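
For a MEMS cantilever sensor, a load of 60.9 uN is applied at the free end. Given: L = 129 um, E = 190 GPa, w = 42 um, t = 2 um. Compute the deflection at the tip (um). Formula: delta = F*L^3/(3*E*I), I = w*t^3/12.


Step 1: Calculate the second moment of area.
I = w * t^3 / 12 = 42 * 2^3 / 12 = 28.0 um^4
Step 2: Convert E to consistent units (1 GPa = 1000 uN/um^2).
E = 190 GPa = 190000 uN/um^2
Step 3: Calculate tip deflection.
delta = F * L^3 / (3 * E * I)
delta = 60.9 * 129^3 / (3 * 190000 * 28.0)
delta = 8.1913 um


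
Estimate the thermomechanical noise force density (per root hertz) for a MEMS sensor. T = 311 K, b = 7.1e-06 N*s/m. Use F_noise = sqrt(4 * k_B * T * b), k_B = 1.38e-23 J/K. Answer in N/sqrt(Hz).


Step 1: Compute 4 * k_B * T * b
= 4 * 1.38e-23 * 311 * 7.1e-06
= 1.2189e-25 N^2/Hz
Step 2: F_noise = sqrt(1.2189e-25)
F_noise = 3.49e-13 N/sqrt(Hz)


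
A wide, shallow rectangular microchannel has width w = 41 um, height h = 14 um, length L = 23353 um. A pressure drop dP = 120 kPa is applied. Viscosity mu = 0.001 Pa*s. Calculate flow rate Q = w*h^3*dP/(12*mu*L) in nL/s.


Step 1: Convert all dimensions to SI (meters).
w = 41e-6 m, h = 14e-6 m, L = 23353e-6 m, dP = 120e3 Pa
Step 2: Q = w * h^3 * dP / (12 * mu * L)
Q = 41e-6 * (14e-6)^3 * 120e3 / (12 * 0.001 * 23353e-6) = 4.81754e-11 m^3/s
Step 3: Convert Q from m^3/s to nL/s (1 m^3 = 1e12 nL, so multiply by 1e12).
Q = 48.175 nL/s


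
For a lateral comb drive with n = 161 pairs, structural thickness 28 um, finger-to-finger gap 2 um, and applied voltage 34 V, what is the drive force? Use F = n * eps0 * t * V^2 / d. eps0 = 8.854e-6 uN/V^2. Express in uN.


Step 1: Parameters: n=161, eps0=8.854e-6 uN/V^2, t=28 um, V=34 V, d=2 um
Step 2: V^2 = 1156
Step 3: F = 161 * 8.854e-6 * 28 * 1156 / 2
F = 23.07 uN


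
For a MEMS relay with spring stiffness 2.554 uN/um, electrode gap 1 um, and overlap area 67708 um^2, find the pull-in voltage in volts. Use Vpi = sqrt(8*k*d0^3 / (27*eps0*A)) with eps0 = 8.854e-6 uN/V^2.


Step 1: Compute numerator: 8 * k * d0^3 = 8 * 2.554 * 1^3 = 20.432
Step 2: Compute denominator: 27 * eps0 * A = 27 * 8.854e-6 * 67708 = 16.186139
Step 3: Vpi = sqrt(20.432 / 16.186139)
Vpi = 1.12 V


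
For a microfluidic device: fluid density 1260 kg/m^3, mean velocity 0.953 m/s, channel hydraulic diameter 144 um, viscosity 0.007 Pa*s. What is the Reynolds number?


Step 1: Convert Dh to meters: Dh = 144e-6 m
Step 2: Re = rho * v * Dh / mu
Re = 1260 * 0.953 * 144e-6 / 0.007
Re = 24.702


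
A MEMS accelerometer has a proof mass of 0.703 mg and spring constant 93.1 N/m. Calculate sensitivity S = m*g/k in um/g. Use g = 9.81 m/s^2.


Step 1: Convert mass: m = 0.703 mg = 7.03e-07 kg
Step 2: S = m * g / k = 7.03e-07 * 9.81 / 93.1
Step 3: S = 7.41e-08 m/g
Step 4: Convert to um/g: S = 0.074 um/g


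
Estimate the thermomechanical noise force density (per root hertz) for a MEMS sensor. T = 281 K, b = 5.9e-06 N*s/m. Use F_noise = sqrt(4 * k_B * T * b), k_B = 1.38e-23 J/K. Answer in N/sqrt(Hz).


Step 1: Compute 4 * k_B * T * b
= 4 * 1.38e-23 * 281 * 5.9e-06
= 9.1516e-26 N^2/Hz
Step 2: F_noise = sqrt(9.1516e-26)
F_noise = 3.03e-13 N/sqrt(Hz)


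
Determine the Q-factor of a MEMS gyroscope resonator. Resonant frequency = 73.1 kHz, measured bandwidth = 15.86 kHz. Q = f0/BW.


Step 1: Q = f0 / bandwidth
Step 2: Q = 73.1 / 15.86
Q = 4.6


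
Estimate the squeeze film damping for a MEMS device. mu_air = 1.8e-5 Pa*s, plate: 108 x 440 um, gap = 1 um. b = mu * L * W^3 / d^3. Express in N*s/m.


Step 1: Convert to SI.
L = 108e-6 m, W = 440e-6 m, d = 1e-6 m
Step 2: W^3 = (440e-6)^3 = 8.52e-11 m^3
Step 3: d^3 = (1e-6)^3 = 1.00e-18 m^3
Step 4: b = 1.8e-5 * 108e-6 * 8.52e-11 / 1.00e-18
b = 1.66e-01 N*s/m


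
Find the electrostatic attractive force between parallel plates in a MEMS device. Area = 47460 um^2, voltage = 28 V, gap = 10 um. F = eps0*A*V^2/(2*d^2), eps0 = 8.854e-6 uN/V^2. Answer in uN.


Step 1: Identify parameters.
eps0 = 8.854e-6 uN/V^2, A = 47460 um^2, V = 28 V, d = 10 um
Step 2: Compute V^2 = 28^2 = 784
Step 3: Compute d^2 = 10^2 = 100
Step 4: F = 0.5 * 8.854e-6 * 47460 * 784 / 100
F = 1.647 uN


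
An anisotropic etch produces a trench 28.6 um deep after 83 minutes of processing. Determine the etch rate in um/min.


Step 1: Etch rate = depth / time
Step 2: rate = 28.6 / 83
rate = 0.345 um/min


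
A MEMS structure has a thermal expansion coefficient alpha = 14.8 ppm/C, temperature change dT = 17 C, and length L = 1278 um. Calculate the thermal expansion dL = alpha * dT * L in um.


Step 1: Convert CTE: alpha = 14.8 ppm/C = 14.8e-6 /C
Step 2: dL = 14.8e-6 * 17 * 1278
dL = 0.3215 um


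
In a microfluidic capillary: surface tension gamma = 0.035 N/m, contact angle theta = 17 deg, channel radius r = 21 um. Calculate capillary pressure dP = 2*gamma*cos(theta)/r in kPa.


Step 1: cos(17 deg) = 0.9563
Step 2: Convert r to m: r = 21e-6 m
Step 3: dP = 2 * 0.035 * 0.9563 / 21e-6 = 3187.7 Pa
Step 4: Convert Pa to kPa (divide by 1000).
dP = 3.19 kPa


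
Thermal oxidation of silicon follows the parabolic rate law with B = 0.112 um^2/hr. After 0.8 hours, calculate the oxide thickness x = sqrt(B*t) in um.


Step 1: Compute B*t = 0.112 * 0.8 = 0.0896
Step 2: x = sqrt(0.0896)
x = 0.299 um


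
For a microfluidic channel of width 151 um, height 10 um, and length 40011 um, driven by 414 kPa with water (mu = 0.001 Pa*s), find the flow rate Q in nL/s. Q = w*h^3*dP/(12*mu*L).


Step 1: Convert all dimensions to SI (meters).
w = 151e-6 m, h = 10e-6 m, L = 40011e-6 m, dP = 414e3 Pa
Step 2: Q = w * h^3 * dP / (12 * mu * L)
Q = 151e-6 * (10e-6)^3 * 414e3 / (12 * 0.001 * 40011e-6) = 1.3020169e-10 m^3/s
Step 3: Convert Q from m^3/s to nL/s (1 m^3 = 1e12 nL, so multiply by 1e12).
Q = 130.202 nL/s


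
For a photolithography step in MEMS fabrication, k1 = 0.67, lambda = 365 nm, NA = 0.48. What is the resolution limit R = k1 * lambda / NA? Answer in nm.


Step 1: Identify values: k1 = 0.67, lambda = 365 nm, NA = 0.48
Step 2: R = k1 * lambda / NA
R = 0.67 * 365 / 0.48
R = 509.5 nm


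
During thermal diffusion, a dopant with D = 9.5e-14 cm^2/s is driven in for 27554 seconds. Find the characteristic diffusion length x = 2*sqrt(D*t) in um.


Step 1: Compute D*t = 9.5e-14 * 27554 = 2.61763e-09 cm^2
Step 2: sqrt(D*t) = 5.11628e-05 cm
Step 3: x = 2 * 5.11628e-05 cm = 1.023256e-04 cm
Step 4: Convert to um (1 cm = 1e4 um): x = 1.023 um


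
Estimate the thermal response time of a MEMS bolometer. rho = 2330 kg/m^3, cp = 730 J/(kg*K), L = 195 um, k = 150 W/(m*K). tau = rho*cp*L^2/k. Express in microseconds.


Step 1: Convert L to m: L = 195e-6 m
Step 2: L^2 = (195e-6)^2 = 3.8025e-08 m^2
Step 3: tau = 2330 * 730 * 3.8025e-08 / 150 = 4.3117815e-04 s
Step 4: Convert to microseconds (multiply by 1e6).
tau = 431.178 us


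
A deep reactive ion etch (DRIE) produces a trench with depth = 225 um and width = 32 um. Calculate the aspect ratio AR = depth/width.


Step 1: AR = depth / width
Step 2: AR = 225 / 32
AR = 7.0


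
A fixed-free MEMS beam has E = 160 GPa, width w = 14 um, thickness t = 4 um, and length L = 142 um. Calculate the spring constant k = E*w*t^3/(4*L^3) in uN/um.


Step 1: Convert E to consistent units (1 GPa = 1000 uN/um^2).
E = 160 GPa = 160000 uN/um^2
Step 2: Compute t^3 = 4^3 = 64
Step 3: Compute L^3 = 142^3 = 2863288
Step 4: k = 160000 * 14 * 64 / (4 * 2863288)
k = 12.5171 uN/um


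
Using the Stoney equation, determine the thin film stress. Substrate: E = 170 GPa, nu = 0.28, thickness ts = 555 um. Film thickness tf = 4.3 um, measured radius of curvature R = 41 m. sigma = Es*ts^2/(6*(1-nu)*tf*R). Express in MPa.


Step 1: Compute numerator: Es * ts^2 = 170 * 555^2 = 52364250 (GPa*um^2)
Step 2: Compute denominator (R in um): 6*(1-nu)*tf*R = 6*0.72*4.3*41e6 = 761616000.0 (um^2)
Step 3: sigma (GPa) = 52364250 / 761616000.0 = 6.8754e-02 GPa
Step 4: Convert to MPa (x1000): sigma = 68.8 MPa


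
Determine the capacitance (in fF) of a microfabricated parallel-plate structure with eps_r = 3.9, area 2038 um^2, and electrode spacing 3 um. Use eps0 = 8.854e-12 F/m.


Step 1: Convert area to m^2: A = 2038e-12 m^2
Step 2: Convert gap to m: d = 3e-6 m
Step 3: C = eps0 * eps_r * A / d
C = 8.854e-12 * 3.9 * 2038e-12 / 3e-6
Step 4: Convert to fF (multiply by 1e15).
C = 23.46 fF


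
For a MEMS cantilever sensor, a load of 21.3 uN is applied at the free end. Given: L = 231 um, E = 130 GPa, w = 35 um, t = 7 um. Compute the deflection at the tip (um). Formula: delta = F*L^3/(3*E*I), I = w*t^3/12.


Step 1: Calculate the second moment of area.
I = w * t^3 / 12 = 35 * 7^3 / 12 = 1000.4167 um^4
Step 2: Convert E to consistent units (1 GPa = 1000 uN/um^2).
E = 130 GPa = 130000 uN/um^2
Step 3: Calculate tip deflection.
delta = F * L^3 / (3 * E * I)
delta = 21.3 * 231^3 / (3 * 130000 * 1000.4167)
delta = 0.6729 um


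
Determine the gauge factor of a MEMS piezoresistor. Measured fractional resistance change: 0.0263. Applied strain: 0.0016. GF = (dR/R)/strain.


Step 1: Identify values.
dR/R = 0.0263, strain = 0.0016
Step 2: GF = (dR/R) / strain = 0.0263 / 0.0016
GF = 16.4


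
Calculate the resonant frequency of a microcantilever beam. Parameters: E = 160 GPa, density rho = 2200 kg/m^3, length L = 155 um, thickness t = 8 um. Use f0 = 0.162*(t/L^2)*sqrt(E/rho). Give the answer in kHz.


Step 1: Convert units to SI.
t_SI = 8e-6 m, L_SI = 155e-6 m
Step 2: Calculate sqrt(E/rho).
sqrt(160e9 / 2200) = 8528.03 m/s
Step 3: Compute f0.
f0 = 0.162 * 8e-6 / (155e-6)^2 * 8528.03 = 460034.4 Hz = 460.03 kHz


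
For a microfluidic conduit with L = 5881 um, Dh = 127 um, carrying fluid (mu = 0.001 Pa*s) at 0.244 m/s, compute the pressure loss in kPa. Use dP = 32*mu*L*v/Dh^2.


Step 1: Convert to SI: L = 5881e-6 m, Dh = 127e-6 m
Step 2: dP = 32 * 0.001 * 5881e-6 * 0.244 / (127e-6)^2
Step 3: dP = 2846.97 Pa
Step 4: Convert to kPa: dP = 2.85 kPa


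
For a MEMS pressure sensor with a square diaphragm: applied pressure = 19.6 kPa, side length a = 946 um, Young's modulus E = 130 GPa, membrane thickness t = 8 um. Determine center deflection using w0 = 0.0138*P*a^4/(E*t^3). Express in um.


Step 1: Convert pressure to compatible units (E is in GPa, so P in GPa).
P = 19.6 kPa = 19.6e-6 GPa
Step 2: Compute numerator: 0.0138 * P * a^4.
a^4 = 946^4 = 800874647056
numerator = 0.0138 * 19.6e-6 * 800874647056 = 2.166206e+05
Step 3: Compute denominator: E * t^3 = 130 * 8^3 = 66560
Step 4: w0 = numerator / denominator = 2.166206e+05 / 66560 = 3.2545 um


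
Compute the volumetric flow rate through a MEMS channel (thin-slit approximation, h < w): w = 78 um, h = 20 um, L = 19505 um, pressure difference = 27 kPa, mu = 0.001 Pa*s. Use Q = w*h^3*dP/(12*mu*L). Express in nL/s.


Step 1: Convert all dimensions to SI (meters).
w = 78e-6 m, h = 20e-6 m, L = 19505e-6 m, dP = 27e3 Pa
Step 2: Q = w * h^3 * dP / (12 * mu * L)
Q = 78e-6 * (20e-6)^3 * 27e3 / (12 * 0.001 * 19505e-6) = 7.198154e-11 m^3/s
Step 3: Convert Q from m^3/s to nL/s (1 m^3 = 1e12 nL, so multiply by 1e12).
Q = 71.982 nL/s


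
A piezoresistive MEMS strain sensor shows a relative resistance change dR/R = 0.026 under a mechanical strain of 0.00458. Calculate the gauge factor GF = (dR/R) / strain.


Step 1: Identify values.
dR/R = 0.026, strain = 0.00458
Step 2: GF = (dR/R) / strain = 0.026 / 0.00458
GF = 5.7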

******

__WHAT YOU SHOULD DO__
Everything from the line with "For a microfluidic conduit" through the final line of the entries above must be duplicated exactly; both ends belong, and no other line does.

__ANSWER AREA__
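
For a microfluidic conduit with L = 5881 um, Dh = 127 um, carrying fluid (mu = 0.001 Pa*s) at 0.244 m/s, compute the pressure loss in kPa. Use dP = 32*mu*L*v/Dh^2.


Step 1: Convert to SI: L = 5881e-6 m, Dh = 127e-6 m
Step 2: dP = 32 * 0.001 * 5881e-6 * 0.244 / (127e-6)^2
Step 3: dP = 2846.97 Pa
Step 4: Convert to kPa: dP = 2.85 kPa


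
For a MEMS pressure sensor with a square diaphragm: applied pressure = 19.6 kPa, side length a = 946 um, Young's modulus E = 130 GPa, membrane thickness t = 8 um. Determine center deflection using w0 = 0.0138*P*a^4/(E*t^3). Express in um.


Step 1: Convert pressure to compatible units (E is in GPa, so P in GPa).
P = 19.6 kPa = 19.6e-6 GPa
Step 2: Compute numerator: 0.0138 * P * a^4.
a^4 = 946^4 = 800874647056
numerator = 0.0138 * 19.6e-6 * 800874647056 = 2.166206e+05
Step 3: Compute denominator: E * t^3 = 130 * 8^3 = 66560
Step 4: w0 = numerator / denominator = 2.166206e+05 / 66560 = 3.2545 um


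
Compute the volumetric flow rate through a MEMS channel (thin-slit approximation, h < w): w = 78 um, h = 20 um, L = 19505 um, pressure difference = 27 kPa, mu = 0.001 Pa*s. Use Q = w*h^3*dP/(12*mu*L). Express in nL/s.


Step 1: Convert all dimensions to SI (meters).
w = 78e-6 m, h = 20e-6 m, L = 19505e-6 m, dP = 27e3 Pa
Step 2: Q = w * h^3 * dP / (12 * mu * L)
Q = 78e-6 * (20e-6)^3 * 27e3 / (12 * 0.001 * 19505e-6) = 7.198154e-11 m^3/s
Step 3: Convert Q from m^3/s to nL/s (1 m^3 = 1e12 nL, so multiply by 1e12).
Q = 71.982 nL/s


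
A piezoresistive MEMS strain sensor shows a relative resistance change dR/R = 0.026 under a mechanical strain of 0.00458. Calculate the gauge factor GF = (dR/R) / strain.


Step 1: Identify values.
dR/R = 0.026, strain = 0.00458
Step 2: GF = (dR/R) / strain = 0.026 / 0.00458
GF = 5.7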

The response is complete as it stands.